• EXERCISE DIRECTIONS:
Could you reproduce, exactly as written, every line from the one containing "12 --'b'--> 13" through the last line of the records, and nothing else?

• STUDY MATERIAL:
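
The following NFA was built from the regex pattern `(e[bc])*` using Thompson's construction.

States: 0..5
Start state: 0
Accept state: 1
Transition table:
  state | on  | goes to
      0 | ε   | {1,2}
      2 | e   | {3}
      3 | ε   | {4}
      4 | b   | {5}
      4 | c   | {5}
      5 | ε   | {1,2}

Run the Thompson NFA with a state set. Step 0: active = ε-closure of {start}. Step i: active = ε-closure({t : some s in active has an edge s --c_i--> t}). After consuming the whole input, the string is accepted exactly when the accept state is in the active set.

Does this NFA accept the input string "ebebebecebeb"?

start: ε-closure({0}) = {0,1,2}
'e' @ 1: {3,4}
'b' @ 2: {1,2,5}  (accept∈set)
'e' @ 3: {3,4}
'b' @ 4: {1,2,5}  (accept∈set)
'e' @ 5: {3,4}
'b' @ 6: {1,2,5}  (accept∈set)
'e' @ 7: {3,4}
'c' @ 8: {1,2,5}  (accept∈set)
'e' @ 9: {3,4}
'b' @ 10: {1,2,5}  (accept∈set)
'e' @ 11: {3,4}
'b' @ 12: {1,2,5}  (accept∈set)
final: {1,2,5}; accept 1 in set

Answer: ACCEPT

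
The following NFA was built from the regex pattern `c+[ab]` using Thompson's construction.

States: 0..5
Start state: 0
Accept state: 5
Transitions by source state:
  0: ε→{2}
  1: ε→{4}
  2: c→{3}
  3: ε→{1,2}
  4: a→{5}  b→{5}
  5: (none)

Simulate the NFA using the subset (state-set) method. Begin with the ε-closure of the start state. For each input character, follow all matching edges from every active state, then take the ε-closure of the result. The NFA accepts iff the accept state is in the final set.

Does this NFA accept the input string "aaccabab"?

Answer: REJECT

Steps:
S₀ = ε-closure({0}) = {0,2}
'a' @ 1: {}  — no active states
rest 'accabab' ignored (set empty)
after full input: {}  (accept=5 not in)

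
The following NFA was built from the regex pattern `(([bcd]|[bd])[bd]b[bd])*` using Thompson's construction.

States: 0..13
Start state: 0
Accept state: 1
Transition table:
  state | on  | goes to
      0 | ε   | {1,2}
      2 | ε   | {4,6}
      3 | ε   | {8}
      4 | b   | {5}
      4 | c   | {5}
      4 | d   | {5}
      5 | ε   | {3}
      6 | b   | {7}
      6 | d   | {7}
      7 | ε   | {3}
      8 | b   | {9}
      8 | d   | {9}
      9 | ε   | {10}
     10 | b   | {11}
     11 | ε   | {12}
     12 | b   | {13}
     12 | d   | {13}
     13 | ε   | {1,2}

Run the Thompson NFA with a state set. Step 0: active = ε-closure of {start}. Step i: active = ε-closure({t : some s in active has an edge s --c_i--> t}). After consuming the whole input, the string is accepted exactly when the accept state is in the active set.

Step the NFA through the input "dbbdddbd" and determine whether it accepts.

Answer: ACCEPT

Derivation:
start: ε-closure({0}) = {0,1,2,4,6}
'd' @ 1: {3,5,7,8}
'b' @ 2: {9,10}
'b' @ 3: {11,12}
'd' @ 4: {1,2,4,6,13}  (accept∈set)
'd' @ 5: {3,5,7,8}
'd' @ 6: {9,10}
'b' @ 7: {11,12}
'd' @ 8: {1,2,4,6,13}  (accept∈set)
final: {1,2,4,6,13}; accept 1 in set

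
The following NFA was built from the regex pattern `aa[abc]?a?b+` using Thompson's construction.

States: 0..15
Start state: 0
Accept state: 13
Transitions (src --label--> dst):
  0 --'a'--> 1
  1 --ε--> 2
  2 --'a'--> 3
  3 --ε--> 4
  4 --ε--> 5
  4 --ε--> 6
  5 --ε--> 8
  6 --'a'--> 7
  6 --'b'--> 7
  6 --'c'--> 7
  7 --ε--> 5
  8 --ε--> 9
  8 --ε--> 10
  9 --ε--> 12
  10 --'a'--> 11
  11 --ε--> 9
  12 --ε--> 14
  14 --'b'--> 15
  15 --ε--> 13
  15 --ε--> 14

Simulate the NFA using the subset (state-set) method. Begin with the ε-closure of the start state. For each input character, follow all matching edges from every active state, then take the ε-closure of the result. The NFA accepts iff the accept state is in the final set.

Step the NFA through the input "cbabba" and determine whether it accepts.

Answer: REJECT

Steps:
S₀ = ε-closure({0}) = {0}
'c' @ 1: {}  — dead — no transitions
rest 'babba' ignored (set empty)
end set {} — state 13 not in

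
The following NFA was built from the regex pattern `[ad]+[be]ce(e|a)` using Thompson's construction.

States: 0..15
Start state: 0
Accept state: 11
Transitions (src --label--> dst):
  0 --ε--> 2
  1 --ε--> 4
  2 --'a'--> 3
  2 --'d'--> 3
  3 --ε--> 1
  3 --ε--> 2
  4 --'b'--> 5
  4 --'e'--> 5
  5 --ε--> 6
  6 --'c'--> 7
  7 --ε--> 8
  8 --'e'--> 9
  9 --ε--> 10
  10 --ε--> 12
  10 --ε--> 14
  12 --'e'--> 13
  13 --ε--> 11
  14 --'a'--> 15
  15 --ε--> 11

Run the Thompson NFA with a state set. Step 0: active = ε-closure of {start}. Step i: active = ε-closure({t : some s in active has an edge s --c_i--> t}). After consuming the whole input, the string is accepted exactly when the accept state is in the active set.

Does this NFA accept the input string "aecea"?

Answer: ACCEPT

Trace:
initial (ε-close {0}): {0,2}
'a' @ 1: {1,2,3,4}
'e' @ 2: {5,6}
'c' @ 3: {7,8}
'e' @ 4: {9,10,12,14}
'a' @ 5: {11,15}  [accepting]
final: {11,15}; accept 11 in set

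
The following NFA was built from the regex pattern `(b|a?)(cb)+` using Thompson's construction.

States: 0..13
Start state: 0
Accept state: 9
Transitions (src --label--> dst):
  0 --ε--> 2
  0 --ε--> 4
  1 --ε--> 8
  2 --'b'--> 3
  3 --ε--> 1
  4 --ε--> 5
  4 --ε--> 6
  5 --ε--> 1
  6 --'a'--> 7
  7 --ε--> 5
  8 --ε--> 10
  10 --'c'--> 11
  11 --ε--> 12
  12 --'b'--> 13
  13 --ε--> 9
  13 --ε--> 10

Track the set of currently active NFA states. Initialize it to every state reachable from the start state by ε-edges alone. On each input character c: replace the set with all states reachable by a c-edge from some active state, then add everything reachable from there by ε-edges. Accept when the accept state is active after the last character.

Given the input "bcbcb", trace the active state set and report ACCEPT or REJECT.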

• PROBLEM SOLUTION:
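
  12 --'b'--> 13
  13 --ε--> 9
  13 --ε--> 10

Track the set of currently active NFA states. Initialize it to every state reachable from the start state by ε-edges alone. On each input character c: replace the set with all states reachable by a c-edge from some active state, then add everything reachable from there by ε-edges. Accept when the accept state is active after the last character.

Given the input "bcbcb", trace the active state set and report ACCEPT or REJECT.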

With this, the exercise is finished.